# [EXTRACTED ENTRIES]
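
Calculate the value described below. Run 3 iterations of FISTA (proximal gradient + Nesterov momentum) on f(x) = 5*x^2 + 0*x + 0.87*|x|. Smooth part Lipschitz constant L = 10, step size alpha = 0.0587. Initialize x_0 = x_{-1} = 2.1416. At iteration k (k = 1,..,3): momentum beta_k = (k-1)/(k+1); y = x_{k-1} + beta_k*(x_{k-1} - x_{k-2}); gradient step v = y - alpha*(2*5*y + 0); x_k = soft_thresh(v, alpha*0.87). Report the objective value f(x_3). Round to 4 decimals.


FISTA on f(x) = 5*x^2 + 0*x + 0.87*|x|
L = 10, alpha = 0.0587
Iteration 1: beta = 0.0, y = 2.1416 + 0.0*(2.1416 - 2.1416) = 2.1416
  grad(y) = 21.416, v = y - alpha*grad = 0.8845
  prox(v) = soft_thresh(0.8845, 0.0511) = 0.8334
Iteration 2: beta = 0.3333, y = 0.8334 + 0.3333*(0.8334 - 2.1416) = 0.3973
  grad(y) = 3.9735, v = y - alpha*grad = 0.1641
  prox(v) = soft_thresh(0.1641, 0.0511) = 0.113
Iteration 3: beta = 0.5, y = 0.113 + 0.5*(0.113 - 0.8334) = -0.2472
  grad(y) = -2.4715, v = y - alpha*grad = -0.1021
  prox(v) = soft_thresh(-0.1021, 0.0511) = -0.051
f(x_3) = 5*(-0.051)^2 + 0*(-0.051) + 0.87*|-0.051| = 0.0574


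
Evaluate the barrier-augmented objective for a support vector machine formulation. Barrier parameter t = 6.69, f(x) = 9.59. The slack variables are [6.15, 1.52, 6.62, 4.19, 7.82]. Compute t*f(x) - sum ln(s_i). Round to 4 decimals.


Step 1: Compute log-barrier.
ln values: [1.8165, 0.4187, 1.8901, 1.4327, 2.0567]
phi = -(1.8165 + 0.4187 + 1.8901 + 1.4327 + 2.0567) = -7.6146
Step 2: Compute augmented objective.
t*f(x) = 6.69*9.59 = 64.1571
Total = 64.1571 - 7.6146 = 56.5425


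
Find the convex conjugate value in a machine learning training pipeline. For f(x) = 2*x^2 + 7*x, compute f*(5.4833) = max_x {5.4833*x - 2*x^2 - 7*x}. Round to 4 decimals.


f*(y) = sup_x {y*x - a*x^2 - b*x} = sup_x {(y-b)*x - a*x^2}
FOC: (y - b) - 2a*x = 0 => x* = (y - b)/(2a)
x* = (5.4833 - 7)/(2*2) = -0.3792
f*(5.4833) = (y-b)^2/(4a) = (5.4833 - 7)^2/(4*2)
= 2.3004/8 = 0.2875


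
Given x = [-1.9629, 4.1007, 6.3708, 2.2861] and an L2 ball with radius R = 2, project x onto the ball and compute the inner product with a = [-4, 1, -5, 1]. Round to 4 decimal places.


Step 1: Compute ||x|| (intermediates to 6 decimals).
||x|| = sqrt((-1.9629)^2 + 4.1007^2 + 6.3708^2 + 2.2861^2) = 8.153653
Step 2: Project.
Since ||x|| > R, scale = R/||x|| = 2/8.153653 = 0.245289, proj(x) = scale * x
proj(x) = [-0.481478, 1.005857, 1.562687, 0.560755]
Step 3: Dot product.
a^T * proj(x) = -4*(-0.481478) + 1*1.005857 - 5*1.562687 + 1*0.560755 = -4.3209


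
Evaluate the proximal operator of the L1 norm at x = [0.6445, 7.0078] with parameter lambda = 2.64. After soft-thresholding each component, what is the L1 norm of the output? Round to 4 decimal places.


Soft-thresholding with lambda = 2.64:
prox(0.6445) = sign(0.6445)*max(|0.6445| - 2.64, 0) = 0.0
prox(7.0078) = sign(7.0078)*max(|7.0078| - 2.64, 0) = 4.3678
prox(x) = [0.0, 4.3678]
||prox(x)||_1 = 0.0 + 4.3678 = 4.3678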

# [WORK TASK]
Each entry above should be restated exactly as supplied.

# [OUTPUT FOR THIS TASK]
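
Calculate the value described below. Run 3 iterations of FISTA (proximal gradient + Nesterov momentum) on f(x) = 5*x^2 + 0*x + 0.87*|x|. Smooth part Lipschitz constant L = 10, step size alpha = 0.0587. Initialize x_0 = x_{-1} = 2.1416. At iteration k (k = 1,..,3): momentum beta_k = (k-1)/(k+1); y = x_{k-1} + beta_k*(x_{k-1} - x_{k-2}); gradient step v = y - alpha*(2*5*y + 0); x_k = soft_thresh(v, alpha*0.87). Report the objective value f(x_3). Round to 4 decimals.


FISTA on f(x) = 5*x^2 + 0*x + 0.87*|x|
L = 10, alpha = 0.0587
Iteration 1: beta = 0.0, y = 2.1416 + 0.0*(2.1416 - 2.1416) = 2.1416
  grad(y) = 21.416, v = y - alpha*grad = 0.8845
  prox(v) = soft_thresh(0.8845, 0.0511) = 0.8334
Iteration 2: beta = 0.3333, y = 0.8334 + 0.3333*(0.8334 - 2.1416) = 0.3973
  grad(y) = 3.9735, v = y - alpha*grad = 0.1641
  prox(v) = soft_thresh(0.1641, 0.0511) = 0.113
Iteration 3: beta = 0.5, y = 0.113 + 0.5*(0.113 - 0.8334) = -0.2472
  grad(y) = -2.4715, v = y - alpha*grad = -0.1021
  prox(v) = soft_thresh(-0.1021, 0.0511) = -0.051
f(x_3) = 5*(-0.051)^2 + 0*(-0.051) + 0.87*|-0.051| = 0.0574


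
Evaluate the barrier-augmented objective for a support vector machine formulation. Barrier parameter t = 6.69, f(x) = 9.59. The slack variables are [6.15, 1.52, 6.62, 4.19, 7.82]. Compute t*f(x) - sum ln(s_i). Round to 4 decimals.


Step 1: Compute log-barrier.
ln values: [1.8165, 0.4187, 1.8901, 1.4327, 2.0567]
phi = -(1.8165 + 0.4187 + 1.8901 + 1.4327 + 2.0567) = -7.6146
Step 2: Compute augmented objective.
t*f(x) = 6.69*9.59 = 64.1571
Total = 64.1571 - 7.6146 = 56.5425


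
Find the convex conjugate value in a machine learning training pipeline. For f(x) = 2*x^2 + 7*x, compute f*(5.4833) = max_x {5.4833*x - 2*x^2 - 7*x}. Round to 4 decimals.


f*(y) = sup_x {y*x - a*x^2 - b*x} = sup_x {(y-b)*x - a*x^2}
FOC: (y - b) - 2a*x = 0 => x* = (y - b)/(2a)
x* = (5.4833 - 7)/(2*2) = -0.3792
f*(5.4833) = (y-b)^2/(4a) = (5.4833 - 7)^2/(4*2)
= 2.3004/8 = 0.2875


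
Given x = [-1.9629, 4.1007, 6.3708, 2.2861] and an L2 ball with radius R = 2, project x onto the ball and compute the inner product with a = [-4, 1, -5, 1]. Round to 4 decimal places.


Step 1: Compute ||x|| (intermediates to 6 decimals).
||x|| = sqrt((-1.9629)^2 + 4.1007^2 + 6.3708^2 + 2.2861^2) = 8.153653
Step 2: Project.
Since ||x|| > R, scale = R/||x|| = 2/8.153653 = 0.245289, proj(x) = scale * x
proj(x) = [-0.481478, 1.005857, 1.562687, 0.560755]
Step 3: Dot product.
a^T * proj(x) = -4*(-0.481478) + 1*1.005857 - 5*1.562687 + 1*0.560755 = -4.3209


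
Evaluate the proximal operator of the L1 norm at x = [0.6445, 7.0078] with parameter lambda = 2.64. After soft-thresholding each component, what is the L1 norm of the output? Round to 4 decimal places.


Soft-thresholding with lambda = 2.64:
prox(0.6445) = sign(0.6445)*max(|0.6445| - 2.64, 0) = 0.0
prox(7.0078) = sign(7.0078)*max(|7.0078| - 2.64, 0) = 4.3678
prox(x) = [0.0, 4.3678]
||prox(x)||_1 = 0.0 + 4.3678 = 4.3678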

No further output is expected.